- Try it: Only an exact repetition of all the entries will be accepted.

Excerpts from a dataset:
*** Block opens ***

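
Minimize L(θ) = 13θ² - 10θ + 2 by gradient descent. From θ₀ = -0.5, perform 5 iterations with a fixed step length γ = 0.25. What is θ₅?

L′(θ) = 26θ - 10
θ₁ = -0.5 − 0.25·(-23) = 5.25
θ₂ = 5.25 − 0.25·126.5 = -26.375
θ₃ = -26.375 − 0.25·(-695.75) = 147.5625
θ₄ = 147.5625 − 0.25·3826.625 = -809.09375
θ₅ = -809.09375 − 0.25·(-21046.4375) = 4452.515625

4452.515625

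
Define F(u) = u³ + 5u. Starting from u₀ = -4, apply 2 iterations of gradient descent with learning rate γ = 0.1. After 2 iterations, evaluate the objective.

F′(u) = 3u² + 5
u₁ = -4 − 0.1·53 = -9.3
u₂ = -9.3 − 0.1·264.47 = -35.747
F(-35.747) = -45857.967777723

-45857.967777723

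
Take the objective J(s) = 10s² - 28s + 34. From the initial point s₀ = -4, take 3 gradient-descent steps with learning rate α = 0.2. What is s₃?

J′(s) = 20s - 28
s₁ = -4 − 0.2·(-108) = 17.6
s₂ = 17.6 − 0.2·324 = -47.2
s₃ = -47.2 − 0.2·(-972) = 147.2

147.2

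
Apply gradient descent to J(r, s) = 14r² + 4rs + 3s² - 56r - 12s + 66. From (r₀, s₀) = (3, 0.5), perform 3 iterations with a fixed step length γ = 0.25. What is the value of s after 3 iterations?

-42.0625

∇J = (28r + 4s - 56, 4r + 6s - 12)
Step 1: at (3, 0.5), ∇J = (30, 3) → (3, 0.5) − 0.25·(30, 3) = (-4.5, -0.25)
Step 2: at (-4.5, -0.25), ∇J = (-183, -31.5) → (-4.5, -0.25) − 0.25·(-183, -31.5) = (41.25, 7.625)
Step 3: at (41.25, 7.625), ∇J = (1129.5, 198.75) → (41.25, 7.625) − 0.25·(1129.5, 198.75) = (-241.125, -42.0625)
s = -42.0625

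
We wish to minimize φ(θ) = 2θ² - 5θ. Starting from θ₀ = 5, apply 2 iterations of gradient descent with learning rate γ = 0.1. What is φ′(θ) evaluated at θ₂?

φ′(θ) = 4θ - 5
Step 1: φ′(5) = 15; θ₁ = 5 − 0.1·15 = 3.5
Step 2: φ′(3.5) = 9; θ₂ = 3.5 − 0.1·9 = 2.6
φ′(θ) at (2.6) = 5.4

5.4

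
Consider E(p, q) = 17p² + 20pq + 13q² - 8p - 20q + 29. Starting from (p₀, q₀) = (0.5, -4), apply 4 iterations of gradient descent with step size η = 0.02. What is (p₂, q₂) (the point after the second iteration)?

(1.4624, -1.1936)

∇E = (34p + 20q - 8, 20p + 26q - 20)
Step 1: at (0.5, -4), ∇E = (-71, -114) → (0.5, -4) − 0.02·(-71, -114) = (1.92, -1.72)
Step 2: at (1.92, -1.72), ∇E = (22.88, -26.32) → (1.92, -1.72) − 0.02·(22.88, -26.32) = (1.4624, -1.1936)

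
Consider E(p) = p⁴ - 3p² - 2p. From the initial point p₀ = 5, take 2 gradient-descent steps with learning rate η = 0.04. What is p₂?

E′(p) = 4p³ - 6p - 2
p₁ = 5 − 0.04·468 = -13.72
p₂ = -13.72 − 0.04·(-10250.203392) = 396.28813568

396.28813568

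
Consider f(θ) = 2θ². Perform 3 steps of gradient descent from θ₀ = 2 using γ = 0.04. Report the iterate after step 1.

1.68

f′(θ) = 4θ
Step 1: f′(2) = 8; θ₁ = 2 − 0.04·8 = 1.68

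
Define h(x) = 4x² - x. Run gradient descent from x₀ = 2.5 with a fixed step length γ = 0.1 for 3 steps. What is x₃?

h′(x) = 8x - 1
Step 1: h′(2.5) = 19; x₁ = 2.5 − 0.1·19 = 0.6
Step 2: h′(0.6) = 3.8; x₂ = 0.6 − 0.1·3.8 = 0.22
Step 3: h′(0.22) = 0.76; x₃ = 0.22 − 0.1·0.76 = 0.144

0.144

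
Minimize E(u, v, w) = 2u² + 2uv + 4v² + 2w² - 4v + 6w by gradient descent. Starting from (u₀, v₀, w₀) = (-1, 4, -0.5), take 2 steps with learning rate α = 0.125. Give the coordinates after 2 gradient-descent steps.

∇E = (4u + 2v, 2u + 8v - 4, 4w + 6)
(u₁, v₁, w₁) = (-1, 4, -0.5) − 0.125·(4, 26, 4) = (-1.5, 0.75, -1)
(u₂, v₂, w₂) = (-1.5, 0.75, -1) − 0.125·(-4.5, -1, 2) = (-0.9375, 0.875, -1.25)

(-0.9375, 0.875, -1.25)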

*** Block closes ***

- Expected answer:
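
Minimize L(θ) = 13θ² - 10θ + 2 by gradient descent. From θ₀ = -0.5, perform 5 iterations with a fixed step length γ = 0.25. What is θ₅?

L′(θ) = 26θ - 10
θ₁ = -0.5 − 0.25·(-23) = 5.25
θ₂ = 5.25 − 0.25·126.5 = -26.375
θ₃ = -26.375 − 0.25·(-695.75) = 147.5625
θ₄ = 147.5625 − 0.25·3826.625 = -809.09375
θ₅ = -809.09375 − 0.25·(-21046.4375) = 4452.515625

4452.515625

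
Define F(u) = u³ + 5u. Starting from u₀ = -4, apply 2 iterations of gradient descent with learning rate γ = 0.1. After 2 iterations, evaluate the objective.

F′(u) = 3u² + 5
u₁ = -4 − 0.1·53 = -9.3
u₂ = -9.3 − 0.1·264.47 = -35.747
F(-35.747) = -45857.967777723

-45857.967777723

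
Take the objective J(s) = 10s² - 28s + 34. From the initial point s₀ = -4, take 3 gradient-descent steps with learning rate α = 0.2. What is s₃?

J′(s) = 20s - 28
s₁ = -4 − 0.2·(-108) = 17.6
s₂ = 17.6 − 0.2·324 = -47.2
s₃ = -47.2 − 0.2·(-972) = 147.2

147.2

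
Apply gradient descent to J(r, s) = 14r² + 4rs + 3s² - 56r - 12s + 66. From (r₀, s₀) = (3, 0.5), perform 3 iterations with a fixed step length γ = 0.25. What is the value of s after 3 iterations?

-42.0625

∇J = (28r + 4s - 56, 4r + 6s - 12)
Step 1: at (3, 0.5), ∇J = (30, 3) → (3, 0.5) − 0.25·(30, 3) = (-4.5, -0.25)
Step 2: at (-4.5, -0.25), ∇J = (-183, -31.5) → (-4.5, -0.25) − 0.25·(-183, -31.5) = (41.25, 7.625)
Step 3: at (41.25, 7.625), ∇J = (1129.5, 198.75) → (41.25, 7.625) − 0.25·(1129.5, 198.75) = (-241.125, -42.0625)
s = -42.0625

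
We wish to minimize φ(θ) = 2θ² - 5θ. Starting from θ₀ = 5, apply 2 iterations of gradient descent with learning rate γ = 0.1. What is φ′(θ) evaluated at θ₂?

φ′(θ) = 4θ - 5
Step 1: φ′(5) = 15; θ₁ = 5 − 0.1·15 = 3.5
Step 2: φ′(3.5) = 9; θ₂ = 3.5 − 0.1·9 = 2.6
φ′(θ) at (2.6) = 5.4

5.4

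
Consider E(p, q) = 17p² + 20pq + 13q² - 8p - 20q + 29. Starting from (p₀, q₀) = (0.5, -4), apply 4 iterations of gradient descent with step size η = 0.02. What is (p₂, q₂) (the point after the second iteration)?

(1.4624, -1.1936)

∇E = (34p + 20q - 8, 20p + 26q - 20)
Step 1: at (0.5, -4), ∇E = (-71, -114) → (0.5, -4) − 0.02·(-71, -114) = (1.92, -1.72)
Step 2: at (1.92, -1.72), ∇E = (22.88, -26.32) → (1.92, -1.72) − 0.02·(22.88, -26.32) = (1.4624, -1.1936)

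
Consider E(p) = p⁴ - 3p² - 2p. From the initial point p₀ = 5, take 2 gradient-descent steps with learning rate η = 0.04. What is p₂?

E′(p) = 4p³ - 6p - 2
p₁ = 5 − 0.04·468 = -13.72
p₂ = -13.72 − 0.04·(-10250.203392) = 396.28813568

396.28813568

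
Consider f(θ) = 2θ². Perform 3 steps of gradient descent from θ₀ = 2 using γ = 0.04. Report the iterate after step 1.

1.68

f′(θ) = 4θ
Step 1: f′(2) = 8; θ₁ = 2 − 0.04·8 = 1.68

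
Define h(x) = 4x² - x. Run gradient descent from x₀ = 2.5 with a fixed step length γ = 0.1 for 3 steps. What is x₃?

h′(x) = 8x - 1
Step 1: h′(2.5) = 19; x₁ = 2.5 − 0.1·19 = 0.6
Step 2: h′(0.6) = 3.8; x₂ = 0.6 − 0.1·3.8 = 0.22
Step 3: h′(0.22) = 0.76; x₃ = 0.22 − 0.1·0.76 = 0.144

0.144

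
Minimize E(u, v, w) = 2u² + 2uv + 4v² + 2w² - 4v + 6w by gradient descent. Starting from (u₀, v₀, w₀) = (-1, 4, -0.5), take 2 steps with learning rate α = 0.125. Give the coordinates after 2 gradient-descent steps.

∇E = (4u + 2v, 2u + 8v - 4, 4w + 6)
(u₁, v₁, w₁) = (-1, 4, -0.5) − 0.125·(4, 26, 4) = (-1.5, 0.75, -1)
(u₂, v₂, w₂) = (-1.5, 0.75, -1) − 0.125·(-4.5, -1, 2) = (-0.9375, 0.875, -1.25)

(-0.9375, 0.875, -1.25)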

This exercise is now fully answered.